- [WORK TO BE COMPLETED]:
The answer must consist of every record below, reproduced exactly.

Stored data entries
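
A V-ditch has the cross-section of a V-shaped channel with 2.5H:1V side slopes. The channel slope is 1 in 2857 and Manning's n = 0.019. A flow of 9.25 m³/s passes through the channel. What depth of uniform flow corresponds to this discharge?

y_n = 1.99 m

Manning's equation rearranged: A R^(2/3) = nQ / (1·√S) = 0.019 × 9.25 / (√0.00035) = 9.394.
Try y = 1.49 m: A R^(2/3) = 4.341 — low.
Try y = 1.99 m: A R^(2/3) = 9.391 — close enough.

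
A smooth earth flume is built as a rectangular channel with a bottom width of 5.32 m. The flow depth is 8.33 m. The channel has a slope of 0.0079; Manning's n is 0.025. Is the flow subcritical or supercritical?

subcritical

Flow area A = b·y = 5.32 × 8.33 = 44.32 m². Wetted perimeter P = b + 2y = 5.32 + 2×8.33 = 21.98 m.
Hydraulic radius R = A/P = 44.32/21.98 = 2.016 m.
V = (1/n) R^(2/3) √S = (1/0.025) × 2.016^(2/3) × √0.0079 = 5.674 m/s. Hydraulic depth D_h = A/T = 44.32/5.32 = 8.33 m.
Froude number Fr = V/√(g·D_h) = 5.674/√(9.81×8.33) = 0.628, which is less than 1, so the flow is subcritical.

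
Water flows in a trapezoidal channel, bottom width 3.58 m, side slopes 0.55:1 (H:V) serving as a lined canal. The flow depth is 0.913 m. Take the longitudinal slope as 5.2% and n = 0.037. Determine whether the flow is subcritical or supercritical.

With bottom width b = 3.58 m and side slope z = 0.55: A = (b + zy)y = (3.58 + 0.55×0.913)×0.913 = 3.727 m²; P = b + 2y√(1+z²) = 3.58 + 2×0.913×1.141 = 5.664 m.
Hydraulic radius R = A/P = 3.727/5.664 = 0.658 m.
V = (1/n) R^(2/3) √S = (1/0.037) × 0.658^(2/3) × √0.052 = 4.663 m/s. Hydraulic depth D_h = A/T = 3.727/4.584 = 0.813 m.
Froude number Fr = V/√(g·D_h) = 4.663/√(9.81×0.813) = 1.65, which is greater than 1, so the flow is supercritical.

supercritical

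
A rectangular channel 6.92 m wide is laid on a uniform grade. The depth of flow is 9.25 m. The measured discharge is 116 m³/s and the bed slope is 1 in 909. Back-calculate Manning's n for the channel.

n = 0.0339

Flow area A = b·y = 6.92 × 9.25 = 64.01 m². Wetted perimeter P = b + 2y = 6.92 + 2×9.25 = 25.42 m.
Hydraulic radius R = A/P = 64.01/25.42 = 2.518 m.
Rearranging Manning's equation: n = (1/Q) A R^(2/3) S^(1/2) = (1/116) × 64.01 × 2.518^(2/3) × √0.0011 = 0.0339.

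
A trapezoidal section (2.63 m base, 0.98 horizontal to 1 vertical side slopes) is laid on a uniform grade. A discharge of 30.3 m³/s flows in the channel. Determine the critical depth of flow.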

- [REPLY TO THE TASK]:
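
A V-ditch has the cross-section of a V-shaped channel with 2.5H:1V side slopes. The channel slope is 1 in 2857 and Manning's n = 0.019. A flow of 9.25 m³/s passes through the channel. What depth of uniform flow corresponds to this discharge?

y_n = 1.99 m

Manning's equation rearranged: A R^(2/3) = nQ / (1·√S) = 0.019 × 9.25 / (√0.00035) = 9.394.
Try y = 1.49 m: A R^(2/3) = 4.341 — low.
Try y = 1.99 m: A R^(2/3) = 9.391 — close enough.

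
A smooth earth flume is built as a rectangular channel with a bottom width of 5.32 m. The flow depth is 8.33 m. The channel has a slope of 0.0079; Manning's n is 0.025. Is the flow subcritical or supercritical?

subcritical

Flow area A = b·y = 5.32 × 8.33 = 44.32 m². Wetted perimeter P = b + 2y = 5.32 + 2×8.33 = 21.98 m.
Hydraulic radius R = A/P = 44.32/21.98 = 2.016 m.
V = (1/n) R^(2/3) √S = (1/0.025) × 2.016^(2/3) × √0.0079 = 5.674 m/s. Hydraulic depth D_h = A/T = 44.32/5.32 = 8.33 m.
Froude number Fr = V/√(g·D_h) = 5.674/√(9.81×8.33) = 0.628, which is less than 1, so the flow is subcritical.

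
Water flows in a trapezoidal channel, bottom width 3.58 m, side slopes 0.55:1 (H:V) serving as a lined canal. The flow depth is 0.913 m. Take the longitudinal slope as 5.2% and n = 0.037. Determine whether the flow is subcritical or supercritical.

With bottom width b = 3.58 m and side slope z = 0.55: A = (b + zy)y = (3.58 + 0.55×0.913)×0.913 = 3.727 m²; P = b + 2y√(1+z²) = 3.58 + 2×0.913×1.141 = 5.664 m.
Hydraulic radius R = A/P = 3.727/5.664 = 0.658 m.
V = (1/n) R^(2/3) √S = (1/0.037) × 0.658^(2/3) × √0.052 = 4.663 m/s. Hydraulic depth D_h = A/T = 3.727/4.584 = 0.813 m.
Froude number Fr = V/√(g·D_h) = 4.663/√(9.81×0.813) = 1.65, which is greater than 1, so the flow is supercritical.

supercritical

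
A rectangular channel 6.92 m wide is laid on a uniform grade. The depth of flow is 9.25 m. The measured discharge is 116 m³/s and the bed slope is 1 in 909. Back-calculate Manning's n for the channel.

n = 0.0339

Flow area A = b·y = 6.92 × 9.25 = 64.01 m². Wetted perimeter P = b + 2y = 6.92 + 2×9.25 = 25.42 m.
Hydraulic radius R = A/P = 64.01/25.42 = 2.518 m.
Rearranging Manning's equation: n = (1/Q) A R^(2/3) S^(1/2) = (1/116) × 64.01 × 2.518^(2/3) × √0.0011 = 0.0339.

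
A trapezoidal section (2.63 m base, 0.98 horizontal to 1 vertical side slopes) is laid on a uniform grade. A discharge of 30.3 m³/s flows in the channel. Determine the critical depth of flow.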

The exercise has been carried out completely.